**To do:** Nothing but the line with "Find the element" and the lines after it, through the end of the records below, is to be repeated, exactly as it is.

**Data for this task:**

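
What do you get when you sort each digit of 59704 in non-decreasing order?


The number 59704 has digits: 5, 9, 7, 0, 4
Sorted: 0, 4, 5, 7, 9
Joining the sorted digits gives the result.
Final answer: 04579


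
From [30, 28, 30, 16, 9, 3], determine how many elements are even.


Check each element:
  30 is even
  28 is even
  30 is even
  16 is even
  9 is odd
  3 is odd
Evens: [30, 28, 30, 16]
Count of evens = 4
Final answer: 4


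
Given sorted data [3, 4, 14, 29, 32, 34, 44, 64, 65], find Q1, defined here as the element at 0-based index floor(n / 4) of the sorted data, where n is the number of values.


The list has n = 9 elements.
Q1 index = floor(9 / 4) = floor(2.25) = 2
Counting from index 0 in the sorted data, the element at index 2 is 14.
Final answer: 14


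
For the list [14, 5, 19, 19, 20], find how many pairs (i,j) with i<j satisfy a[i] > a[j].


For each element, count the later elements that are smaller than it:
  14 (index 0): smaller elements after it = [5] -> 1
  5 (index 1): smaller elements after it = [] -> 0
  19 (index 2): smaller elements after it = [] -> 0
  19 (index 3): smaller elements after it = [] -> 0
Total inversions = 1 + 0 + 0 + 0 = 1
Final answer: 1


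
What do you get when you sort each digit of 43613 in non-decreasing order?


The number 43613 has digits: 4, 3, 6, 1, 3
Sorted: 1, 3, 3, 4, 6
Joining the sorted digits gives the result.
Final answer: 13346


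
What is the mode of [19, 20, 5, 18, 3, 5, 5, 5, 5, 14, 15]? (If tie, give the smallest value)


Count the frequency of each value:
  3 appears 1 time(s)
  5 appears 5 time(s)
  14 appears 1 time(s)
  15 appears 1 time(s)
  18 appears 1 time(s)
  19 appears 1 time(s)
  20 appears 1 time(s)
Maximum frequency is 5.
Only 5 reaches that frequency, so it is the mode.
Final answer: 5


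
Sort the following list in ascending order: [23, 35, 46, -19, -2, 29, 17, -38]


Original list: [23, 35, 46, -19, -2, 29, 17, -38]
Repeatedly take the smallest remaining element:
  Remaining [23, 35, 46, -19, -2, 29, 17, -38] -> smallest is -38
  Remaining [23, 35, 46, -19, -2, 29, 17] -> smallest is -19
  Remaining [23, 35, 46, -2, 29, 17] -> smallest is -2
  Remaining [23, 35, 46, 29, 17] -> smallest is 17
  Remaining [23, 35, 46, 29] -> smallest is 23
  Remaining [35, 46, 29] -> smallest is 29
  Remaining [35, 46] -> smallest is 35
  Remaining [46] -> smallest is 46
Collecting the picks in order gives the sorted list.
Final answer: [-38, -19, -2, 17, 23, 29, 35, 46]


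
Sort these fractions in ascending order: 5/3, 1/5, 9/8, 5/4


Convert to decimal for comparison:
  5/3 = 1.6667
  1/5 = 0.2
  9/8 = 1.125
  5/4 = 1.25
Decimals in increasing order: 0.2 < 1.125 < 1.25 < 1.6667
Writing each back as its fraction gives the sorted order.
Final answer: 1/5, 9/8, 5/4, 5/3


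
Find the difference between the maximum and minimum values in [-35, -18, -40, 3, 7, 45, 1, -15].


Maximum value: 45
Minimum value: -40
Range = 45 - (-40) = 85
Final answer: 85


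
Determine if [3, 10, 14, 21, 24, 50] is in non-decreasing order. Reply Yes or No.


Check consecutive pairs:
  3 <= 10? True
  10 <= 14? True
  14 <= 21? True
  21 <= 24? True
  24 <= 50? True
Every consecutive pair is in order, so the list is non-decreasing.
Final answer: Yes


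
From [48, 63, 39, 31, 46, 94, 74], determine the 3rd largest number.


Sort descending: [94, 74, 63, 48, 46, 39, 31]
The 3rd element (1-indexed) is at index 2.
Value = 63
Final answer: 63


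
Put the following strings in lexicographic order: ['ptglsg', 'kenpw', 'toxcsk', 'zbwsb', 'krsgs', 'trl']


Compare strings character by character (the first differing letter decides):
  'kenpw' < 'krsgs' since 'e' < 'r' at position 2
  'krsgs' < 'ptglsg' since 'k' < 'p' at position 1
  'ptglsg' < 'toxcsk' since 'p' < 't' at position 1
  'toxcsk' < 'trl' since 'o' < 'r' at position 2
  'trl' < 'zbwsb' since 't' < 'z' at position 1
Chaining these comparisons gives the alphabetical order.
Final answer: ['kenpw', 'krsgs', 'ptglsg', 'toxcsk', 'trl', 'zbwsb']


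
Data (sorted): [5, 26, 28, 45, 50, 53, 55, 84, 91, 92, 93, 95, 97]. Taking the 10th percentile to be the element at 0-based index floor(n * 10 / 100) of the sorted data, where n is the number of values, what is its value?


The dataset has n = 13 elements.
Index = floor(13 * 10 / 100) = floor(130 / 100) = floor(1.3) = 1
Counting from index 0 in the sorted data, the element at index 1 is 26.
Final answer: 26


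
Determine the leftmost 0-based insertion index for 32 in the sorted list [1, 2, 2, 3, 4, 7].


List is sorted: [1, 2, 2, 3, 4, 7]
We need the leftmost position where 32 can be inserted, i.e. the first index whose element is >= 32 (or the end of the list if none is).
Binary search with low=0, high=6 (0-based indices):
  low=0, high=6, mid=3: a[3]=3 < 32, so low = 4
  low=4, high=6, mid=5: a[5]=7 < 32, so low = 6
Now low = high = 6, so the insertion index is 6.
Final answer: 6


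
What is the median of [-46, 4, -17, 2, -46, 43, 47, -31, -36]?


First, sort the list: [-46, -46, -36, -31, -17, 2, 4, 43, 47]
The list has 9 elements (odd count).
The middle index is 4 (0-based), and the element there is -17.
Final answer: -17


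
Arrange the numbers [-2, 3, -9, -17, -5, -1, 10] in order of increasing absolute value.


Compute absolute values:
  |-2| = 2
  |3| = 3
  |-9| = 9
  |-17| = 17
  |-5| = 5
  |-1| = 1
  |10| = 10
Absolute values in increasing order: 1 < 2 < 3 < 5 < 9 < 10 < 17
Listing the original numbers in that order gives the answer.
Final answer: [-1, -2, 3, -5, -9, 10, -17]


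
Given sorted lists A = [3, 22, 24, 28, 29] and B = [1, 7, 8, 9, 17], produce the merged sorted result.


List A: [3, 22, 24, 28, 29]
List B: [1, 7, 8, 9, 17]
Repeatedly compare the front elements and take the smaller:
  3 vs 1 -> take 1
  3 vs 7 -> take 3
  22 vs 7 -> take 7
  22 vs 8 -> take 8
  22 vs 9 -> take 9
  22 vs 17 -> take 17
  B is exhausted; append the rest of A: [22, 24, 28, 29]
Final answer: [1, 3, 7, 8, 9, 17, 22, 24, 28, 29]


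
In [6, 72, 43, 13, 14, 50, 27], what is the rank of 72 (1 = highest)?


Sort descending: [72, 50, 43, 27, 14, 13, 6]
Find 72 in the sorted list.
72 is at position 1.
Final answer: 1


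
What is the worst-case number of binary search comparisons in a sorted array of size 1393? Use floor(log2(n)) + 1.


Binary search halves the search space each step.
Maximum comparisons = floor(log2(1393)) + 1
log2(1393) = 10.444
floor(log2(1393)) = 10, so 10 + 1 = 11
Final answer: 11


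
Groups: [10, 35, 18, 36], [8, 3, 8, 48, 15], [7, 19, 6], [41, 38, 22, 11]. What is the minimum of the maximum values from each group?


Find max of each group:
  Group 1: [10, 35, 18, 36] -> max = 36
  Group 2: [8, 3, 8, 48, 15] -> max = 48
  Group 3: [7, 19, 6] -> max = 19
  Group 4: [41, 38, 22, 11] -> max = 41
Maxes: [36, 48, 19, 41]
Minimum of maxes = 19
Final answer: 19


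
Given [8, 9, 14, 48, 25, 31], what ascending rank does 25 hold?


Sort ascending: [8, 9, 14, 25, 31, 48]
Find 25 in the sorted list.
25 is at position 4 (1-indexed).
Final answer: 4


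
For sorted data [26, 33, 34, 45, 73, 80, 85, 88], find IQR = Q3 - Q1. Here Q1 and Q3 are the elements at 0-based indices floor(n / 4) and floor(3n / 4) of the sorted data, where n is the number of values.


The data has n = 8 elements.
Q1 index = floor(8 / 4) = floor(2) = 2; Q3 index = floor(3 * 8 / 4) = floor(6) = 6
Q1 = element at index 2 = 34
Q3 = element at index 6 = 85
IQR = 85 - 34 = 51
Final answer: 51


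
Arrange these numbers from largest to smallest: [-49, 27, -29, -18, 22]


Original list: [-49, 27, -29, -18, 22]
Repeatedly take the largest remaining element:
  Remaining [-49, 27, -29, -18, 22] -> largest is 27
  Remaining [-49, -29, -18, 22] -> largest is 22
  Remaining [-49, -29, -18] -> largest is -18
  Remaining [-49, -29] -> largest is -29
  Remaining [-49] -> largest is -49
Collecting the picks in order gives the descending list.
Final answer: [27, 22, -18, -29, -49]


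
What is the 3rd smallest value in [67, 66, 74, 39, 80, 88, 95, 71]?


Sort ascending: [39, 66, 67, 71, 74, 80, 88, 95]
The 3rd element (1-indexed) is at index 2.
Value = 67
Final answer: 67


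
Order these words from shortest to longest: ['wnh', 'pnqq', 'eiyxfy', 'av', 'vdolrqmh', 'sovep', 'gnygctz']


Compute lengths:
  'wnh' has length 3
  'pnqq' has length 4
  'eiyxfy' has length 6
  'av' has length 2
  'vdolrqmh' has length 8
  'sovep' has length 5
  'gnygctz' has length 7
Lengths in increasing order: 2 < 3 < 4 < 5 < 6 < 7 < 8
Listing the words in that order gives the answer.
Final answer: ['av', 'wnh', 'pnqq', 'sovep', 'eiyxfy', 'gnygctz', 'vdolrqmh']


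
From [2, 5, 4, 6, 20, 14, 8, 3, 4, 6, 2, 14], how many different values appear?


List all unique values:
Distinct values: [2, 3, 4, 5, 6, 8, 14, 20]
Count = 8
Final answer: 8


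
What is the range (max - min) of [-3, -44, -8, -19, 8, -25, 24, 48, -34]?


Maximum value: 48
Minimum value: -44
Range = 48 - (-44) = 92
Final answer: 92


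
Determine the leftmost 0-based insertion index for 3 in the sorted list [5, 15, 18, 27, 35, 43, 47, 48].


List is sorted: [5, 15, 18, 27, 35, 43, 47, 48]
We need the leftmost position where 3 can be inserted, i.e. the first index whose element is >= 3 (or the end of the list if none is).
Binary search with low=0, high=8 (0-based indices):
  low=0, high=8, mid=4: a[4]=35 >= 3, so high = 4
  low=0, high=4, mid=2: a[2]=18 >= 3, so high = 2
  low=0, high=2, mid=1: a[1]=15 >= 3, so high = 1
  low=0, high=1, mid=0: a[0]=5 >= 3, so high = 0
Now low = high = 0, so the insertion index is 0.
Final answer: 0


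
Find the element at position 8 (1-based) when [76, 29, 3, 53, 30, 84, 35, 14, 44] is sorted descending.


Sort descending: [84, 76, 53, 44, 35, 30, 29, 14, 3]
The 8th element (1-indexed) is at index 7.
Value = 14
Final answer: 14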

**Output for this task:**
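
Find the element at position 8 (1-based) when [76, 29, 3, 53, 30, 84, 35, 14, 44] is sorted descending.


Sort descending: [84, 76, 53, 44, 35, 30, 29, 14, 3]
The 8th element (1-indexed) is at index 7.
Value = 14
Final answer: 14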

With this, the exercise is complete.